Exercise goal: Go through the entries below from the first line and transcribe each one exactly, ending with the line that contains "-121, -256, -469, -778, -1201".

Data for this task:
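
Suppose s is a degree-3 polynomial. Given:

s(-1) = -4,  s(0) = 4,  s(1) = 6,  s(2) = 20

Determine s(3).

Write s(k) = ak³ + bk² + ck + d; the 4 given values yield a linear system in the 4 coefficients.
Solving, s(k) = 3k³ - 3k² + 2k + 4.
Then s(3) = 64.

64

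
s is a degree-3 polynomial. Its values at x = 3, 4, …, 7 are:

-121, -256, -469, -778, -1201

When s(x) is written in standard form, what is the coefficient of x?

-3

First differences: -135, -213, -309, -423. Second differences: -78, -96, -114. Third differences: -18, -18.
Level-3 differences are constant, so s has degree 3.
Fitting a degree-3 polynomial gives s(x) = -3x³ - 3x² - 3x - 4.
The coefficient of x is -3.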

Exercise response:
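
Suppose s is a degree-3 polynomial. Given:

s(-1) = -4,  s(0) = 4,  s(1) = 6,  s(2) = 20

Determine s(3).

Write s(k) = ak³ + bk² + ck + d; the 4 given values yield a linear system in the 4 coefficients.
Solving, s(k) = 3k³ - 3k² + 2k + 4.
Then s(3) = 64.

64

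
s is a degree-3 polynomial. Its values at x = 3, 4, …, 7 are:

-121, -256, -469, -778, -1201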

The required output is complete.